**YOUR INSTRUCTIONS:**
The answer must be every line of the records below that holds the word "these".

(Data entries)
+-------+

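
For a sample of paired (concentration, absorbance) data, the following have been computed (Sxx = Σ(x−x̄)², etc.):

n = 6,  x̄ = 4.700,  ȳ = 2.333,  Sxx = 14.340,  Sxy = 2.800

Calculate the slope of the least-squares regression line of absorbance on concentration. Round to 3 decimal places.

0.195

b = Sxy/Sxx = 2.8/14.34 = 0.195258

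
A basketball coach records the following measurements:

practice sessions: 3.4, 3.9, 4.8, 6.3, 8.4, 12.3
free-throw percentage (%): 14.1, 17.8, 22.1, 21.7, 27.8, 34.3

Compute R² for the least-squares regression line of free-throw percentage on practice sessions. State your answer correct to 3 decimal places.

0.942

n = 6, Σx = 39.1, Σy = 137.8, Σxy = 1015.56, Σx² = 311.35, Σy² = 3424.28
Sxx = Σx² − (Σx)²/n = 311.35 − 254.801667 = 56.548333
Sxy = Σxy − (Σx)(Σy)/n = 1015.56 − 897.996667 = 117.563333
Syy = Σy² − (Σy)²/n = 3424.28 − 3164.806667 = 259.473333
R² = Sxy²/(Sxx·Syy) = (117.563333)²/(56.548333·259.473333) = 0.941957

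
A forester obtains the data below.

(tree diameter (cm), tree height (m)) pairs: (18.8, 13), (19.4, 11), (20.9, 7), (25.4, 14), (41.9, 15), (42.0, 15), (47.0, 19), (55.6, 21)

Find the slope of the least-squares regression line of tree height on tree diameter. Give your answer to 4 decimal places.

0.2640

n = 8, Σx = 271, Σy = 115, Σxy = 4278.8, Σx² = 10631.74
Sxx = Σx² − (Σx)²/n = 10631.74 − 9180.125 = 1451.615
Sxy = Σxy − (Σx)(Σy)/n = 4278.8 − 3895.625 = 383.175
b = Sxy/Sxx = 383.175/1451.615 = 0.263965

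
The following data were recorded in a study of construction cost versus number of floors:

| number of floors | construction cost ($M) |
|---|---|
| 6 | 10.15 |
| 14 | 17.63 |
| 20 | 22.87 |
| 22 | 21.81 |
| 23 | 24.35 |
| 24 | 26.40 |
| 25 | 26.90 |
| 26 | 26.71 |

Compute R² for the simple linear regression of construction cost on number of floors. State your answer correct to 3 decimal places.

n = 8, Σx = 160, Σy = 176.82, Σxy = 3805.55, Σx² = 3522, Σy² = 4139.469
Sxx = Σx² − (Σx)²/n = 3522 − 3200 = 322
Sxy = Σxy − (Σx)(Σy)/n = 3805.55 − 3536.4 = 269.15
Syy = Σy² − (Σy)²/n = 4139.469 − 3908.16405 = 231.30495
R² = Sxy²/(Sxx·Syy) = (269.15)²/(322·231.30495) = 0.972631

0.973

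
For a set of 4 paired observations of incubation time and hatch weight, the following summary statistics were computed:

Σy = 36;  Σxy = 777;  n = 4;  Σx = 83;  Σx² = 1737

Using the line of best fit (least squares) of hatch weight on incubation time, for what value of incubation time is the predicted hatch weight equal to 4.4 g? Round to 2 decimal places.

18.49

Sxx = Σx² − (Σx)²/n = 1737 − 1722.25 = 14.75
Sxy = Σxy − (Σx)(Σy)/n = 777 − 747 = 30
b = Sxy/Sxx = 30/14.75 = 2.033898
a = ȳ − b·x̄ = 9 − 2.033898·20.75 = -33.203390
Set a + b·x = 4.4: x = (4.4 − (-33.203390)) / 2.033898 = 18.488333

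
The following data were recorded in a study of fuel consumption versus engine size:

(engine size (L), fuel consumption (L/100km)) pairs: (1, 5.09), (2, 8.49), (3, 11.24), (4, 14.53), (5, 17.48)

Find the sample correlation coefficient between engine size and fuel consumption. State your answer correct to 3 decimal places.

n = 5, Σx = 15, Σy = 56.83, Σxy = 201.31, Σx² = 55, Σy² = 740.9971
Sxx = Σx² − (Σx)²/n = 55 − 45 = 10
Sxy = Σxy − (Σx)(Σy)/n = 201.31 − 170.49 = 30.82
Syy = Σy² − (Σy)²/n = 740.9971 − 645.92978 = 95.06732
r = Sxy/√(Sxx·Syy) = 30.82/√(950.6732) = 30.82/30.832989 = 0.999579

1.000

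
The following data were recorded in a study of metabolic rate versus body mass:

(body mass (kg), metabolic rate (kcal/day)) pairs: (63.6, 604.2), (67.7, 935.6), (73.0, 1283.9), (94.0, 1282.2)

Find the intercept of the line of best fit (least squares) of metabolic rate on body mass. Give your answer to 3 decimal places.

n = 4, Σx = 298.3, Σy = 4105.9, Σxy = 316018.74, Σx² = 22793.25
Sxx = Σx² − (Σx)²/n = 22793.25 − 22245.7225 = 547.5275
Sxy = Σxy − (Σx)(Σy)/n = 316018.74 − 306197.4925 = 9821.2475
b = Sxy/Sxx = 9821.2475/547.5275 = 17.937451
a = ȳ − b·x̄ = 1026.475 − 17.937451·74.575 = -311.210381

-311.210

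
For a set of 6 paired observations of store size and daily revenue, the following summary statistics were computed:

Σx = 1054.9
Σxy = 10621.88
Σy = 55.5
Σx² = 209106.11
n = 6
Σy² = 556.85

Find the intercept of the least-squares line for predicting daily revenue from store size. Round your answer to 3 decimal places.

2.823

Sxx = Σx² − (Σx)²/n = 209106.11 − 185469.001667 = 23637.108333
Sxy = Σxy − (Σx)(Σy)/n = 10621.88 − 9757.825 = 864.055
b = Sxy/Sxx = 864.055/23637.108333 = 0.036555
a = ȳ − b·x̄ = 9.25 − 0.036555·175.816667 = 2.823018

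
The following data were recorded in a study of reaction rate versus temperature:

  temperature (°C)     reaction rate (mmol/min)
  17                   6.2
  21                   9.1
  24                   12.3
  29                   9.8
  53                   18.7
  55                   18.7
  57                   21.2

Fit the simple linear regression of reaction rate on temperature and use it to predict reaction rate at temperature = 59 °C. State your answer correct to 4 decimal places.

20.8359

n = 7, Σx = 256, Σy = 96, Σxy = 4103.9, Σx² = 11230
Sxx = Σx² − (Σx)²/n = 11230 − 9362.285714 = 1867.714286
Sxy = Σxy − (Σx)(Σy)/n = 4103.9 − 3510.857143 = 593.042857
b = Sxy/Sxx = 593.042857/1867.714286 = 0.317523
a = ȳ − b·x̄ = 13.714286 − 0.317523·36.571429 = 2.102004
ŷ(59) = a + b·59 = 2.102004 + 0.317523·59 = 20.835880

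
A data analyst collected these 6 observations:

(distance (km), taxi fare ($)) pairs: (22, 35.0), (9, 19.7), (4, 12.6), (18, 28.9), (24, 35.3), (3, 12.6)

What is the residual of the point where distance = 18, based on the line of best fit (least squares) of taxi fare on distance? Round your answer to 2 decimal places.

n = 6, Σx = 80, Σy = 144.1, Σxy = 2402.9, Σx² = 1490
Sxx = Σx² − (Σx)²/n = 1490 − 1066.666667 = 423.333333
Sxy = Σxy − (Σx)(Σy)/n = 2402.9 − 1921.333333 = 481.566667
b = Sxy/Sxx = 481.566667/423.333333 = 1.137559
a = ȳ − b·x̄ = 24.016667 − 1.137559·13.333333 = 8.849213
ŷ(18) = 8.849213 + 1.137559·18 = 29.325276
residual = y − ŷ = 28.9 − 29.325276 = -0.425276

-0.43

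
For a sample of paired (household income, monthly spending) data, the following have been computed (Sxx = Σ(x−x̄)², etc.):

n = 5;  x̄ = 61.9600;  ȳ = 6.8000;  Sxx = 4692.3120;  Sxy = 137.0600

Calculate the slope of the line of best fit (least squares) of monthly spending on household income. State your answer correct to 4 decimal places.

b = Sxy/Sxx = 137.06/4692.312 = 0.029209

0.0292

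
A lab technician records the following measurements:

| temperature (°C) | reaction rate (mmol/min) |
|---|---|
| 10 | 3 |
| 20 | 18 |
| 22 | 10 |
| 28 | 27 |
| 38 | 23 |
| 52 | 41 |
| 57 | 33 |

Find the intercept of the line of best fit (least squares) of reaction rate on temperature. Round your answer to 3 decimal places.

0.091

n = 7, Σx = 227, Σy = 155, Σxy = 6253, Σx² = 9165
Sxx = Σx² − (Σx)²/n = 9165 − 7361.285714 = 1803.714286
Sxy = Σxy − (Σx)(Σy)/n = 6253 − 5026.428571 = 1226.571429
b = Sxy/Sxx = 1226.571429/1803.714286 = 0.680025
a = ȳ − b·x̄ = 22.142857 − 0.680025·32.428571 = 0.090607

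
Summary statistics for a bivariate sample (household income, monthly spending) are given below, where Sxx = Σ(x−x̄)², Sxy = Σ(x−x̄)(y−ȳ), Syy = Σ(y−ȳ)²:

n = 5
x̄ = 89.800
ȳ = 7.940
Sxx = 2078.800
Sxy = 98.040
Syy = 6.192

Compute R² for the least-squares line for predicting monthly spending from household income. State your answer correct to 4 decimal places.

R² = Sxy²/(Sxx·Syy) = (98.04)²/(2078.8·6.192) = 0.746729

0.7467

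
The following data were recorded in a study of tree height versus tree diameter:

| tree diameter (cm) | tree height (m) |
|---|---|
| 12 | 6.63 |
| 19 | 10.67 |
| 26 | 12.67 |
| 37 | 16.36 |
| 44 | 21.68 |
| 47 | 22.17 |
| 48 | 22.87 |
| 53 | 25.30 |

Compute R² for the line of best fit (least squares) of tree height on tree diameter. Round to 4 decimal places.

n = 8, Σx = 286, Σy = 138.35, Σxy = 5651.6, Σx² = 11808, Σy² = 2710.6425
Sxx = Σx² − (Σx)²/n = 11808 − 10224.5 = 1583.5
Sxy = Σxy − (Σx)(Σy)/n = 5651.6 − 4946.0125 = 705.5875
Syy = Σy² − (Σy)²/n = 2710.6425 − 2392.590312 = 318.052188
R² = Sxy²/(Sxx·Syy) = (705.5875)²/(1583.5·318.052188) = 0.988520

0.9885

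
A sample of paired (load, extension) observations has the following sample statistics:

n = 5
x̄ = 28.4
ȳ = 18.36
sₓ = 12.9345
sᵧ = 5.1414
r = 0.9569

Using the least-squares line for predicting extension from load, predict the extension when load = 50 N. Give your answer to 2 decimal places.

b = r · sᵧ/sₓ = 0.9569 · 5.1414/12.9345 = 0.380363
a = ȳ − b·x̄ = 18.36 − 0.380363·28.4 = 7.557690
ŷ(50) = a + b·50 = 7.557690 + 0.380363·50 = 26.575842

26.58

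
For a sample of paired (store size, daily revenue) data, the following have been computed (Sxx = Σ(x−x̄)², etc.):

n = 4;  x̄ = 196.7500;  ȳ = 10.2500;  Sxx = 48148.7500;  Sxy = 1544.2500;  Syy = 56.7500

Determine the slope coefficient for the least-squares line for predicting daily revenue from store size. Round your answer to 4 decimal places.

0.0321

b = Sxy/Sxx = 1544.25/48148.75 = 0.032072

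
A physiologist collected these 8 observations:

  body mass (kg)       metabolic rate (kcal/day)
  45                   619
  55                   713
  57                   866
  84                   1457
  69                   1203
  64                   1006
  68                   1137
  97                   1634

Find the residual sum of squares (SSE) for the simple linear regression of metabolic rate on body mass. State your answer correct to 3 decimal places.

n = 8, Σx = 539, Σy = 8635, Σxy = 622025, Σx² = 38245, Σy² = 10186305
Sxx = Σx² − (Σx)²/n = 38245 − 36315.125 = 1929.875
Sxy = Σxy − (Σx)(Σy)/n = 622025 − 581783.125 = 40241.875
Syy = Σy² − (Σy)²/n = 10186305 − 9320403.125 = 865901.875
b = Sxy/Sxx = 40241.875/1929.875 = 20.852063
SSE = Syy − b·Sxy = 865901.875 − 20.852063·40241.875 = 26775.763974

26775.764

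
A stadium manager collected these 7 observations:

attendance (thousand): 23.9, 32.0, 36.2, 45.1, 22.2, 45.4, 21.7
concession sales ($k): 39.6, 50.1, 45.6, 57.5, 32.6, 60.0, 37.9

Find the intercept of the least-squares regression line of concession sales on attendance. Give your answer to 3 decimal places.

n = 7, Σx = 226.5, Σy = 323.3, Σxy = 11063.76, Σx² = 7964.55
Sxx = Σx² − (Σx)²/n = 7964.55 − 7328.892857 = 635.657143
Sxy = Σxy − (Σx)(Σy)/n = 11063.76 − 10461.064286 = 602.695714
b = Sxy/Sxx = 602.695714/635.657143 = 0.948146
a = ȳ − b·x̄ = 46.185714 − 0.948146·32.357143 = 15.506422

15.506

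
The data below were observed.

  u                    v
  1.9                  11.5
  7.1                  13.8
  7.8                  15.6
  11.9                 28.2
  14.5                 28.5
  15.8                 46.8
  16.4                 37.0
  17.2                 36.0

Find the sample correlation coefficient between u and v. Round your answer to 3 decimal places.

n = 8, Σx = 92.6, Σy = 217.4, Σxy = 2955.78, Σx² = 1281.16, Σy² = 7028.78
Sxx = Σx² − (Σx)²/n = 1281.16 − 1071.845 = 209.315
Sxy = Σxy − (Σx)(Σy)/n = 2955.78 − 2516.405 = 439.375
Syy = Σy² − (Σy)²/n = 7028.78 − 5907.845 = 1120.935
r = Sxy/√(Sxx·Syy) = 439.375/√(234628.509525) = 439.375/484.384671 = 0.907079

0.907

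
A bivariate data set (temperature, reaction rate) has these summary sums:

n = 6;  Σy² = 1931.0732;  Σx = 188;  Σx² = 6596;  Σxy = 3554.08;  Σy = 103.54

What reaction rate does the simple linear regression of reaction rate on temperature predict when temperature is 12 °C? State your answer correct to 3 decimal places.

Sxx = Σx² − (Σx)²/n = 6596 − 5890.666667 = 705.333333
Sxy = Σxy − (Σx)(Σy)/n = 3554.08 − 3244.253333 = 309.826667
b = Sxy/Sxx = 309.826667/705.333333 = 0.439263
a = ȳ − b·x̄ = 17.256667 − 0.439263·31.333333 = 3.493100
ŷ(12) = a + b·12 = 3.493100 + 0.439263·12 = 8.764253

8.764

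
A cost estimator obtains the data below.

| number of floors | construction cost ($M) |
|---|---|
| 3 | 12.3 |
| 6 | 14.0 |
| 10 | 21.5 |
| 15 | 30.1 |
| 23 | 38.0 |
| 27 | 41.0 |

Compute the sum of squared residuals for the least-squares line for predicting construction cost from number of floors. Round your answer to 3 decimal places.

14.263

n = 6, Σx = 84, Σy = 156.9, Σxy = 2768.4, Σx² = 1628, Σy² = 4840.55
Sxx = Σx² − (Σx)²/n = 1628 − 1176 = 452
Sxy = Σxy − (Σx)(Σy)/n = 2768.4 − 2196.6 = 571.8
Syy = Σy² − (Σy)²/n = 4840.55 − 4102.935 = 737.615
b = Sxy/Sxx = 571.8/452 = 1.265044
SSE = Syy − b·Sxy = 737.615 − 1.265044·571.8 = 14.262699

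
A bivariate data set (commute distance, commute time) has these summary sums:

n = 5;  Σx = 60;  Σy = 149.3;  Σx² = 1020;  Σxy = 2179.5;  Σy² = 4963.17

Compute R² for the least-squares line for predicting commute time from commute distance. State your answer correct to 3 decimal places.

Sxx = Σx² − (Σx)²/n = 1020 − 720 = 300
Sxy = Σxy − (Σx)(Σy)/n = 2179.5 − 1791.6 = 387.9
Syy = Σy² − (Σy)²/n = 4963.17 − 4458.098 = 505.072
R² = Sxy²/(Sxx·Syy) = (387.9)²/(300·505.072) = 0.993036

0.993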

+-------+

**ANSWER TO THIS TASK:**
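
A data analyst collected these 6 observations:
A physiologist collected these 8 observations:
A stadium manager collected these 7 observations:
A bivariate data set (temperature, reaction rate) has these summary sums:
A bivariate data set (commute distance, commute time) has these summary sums: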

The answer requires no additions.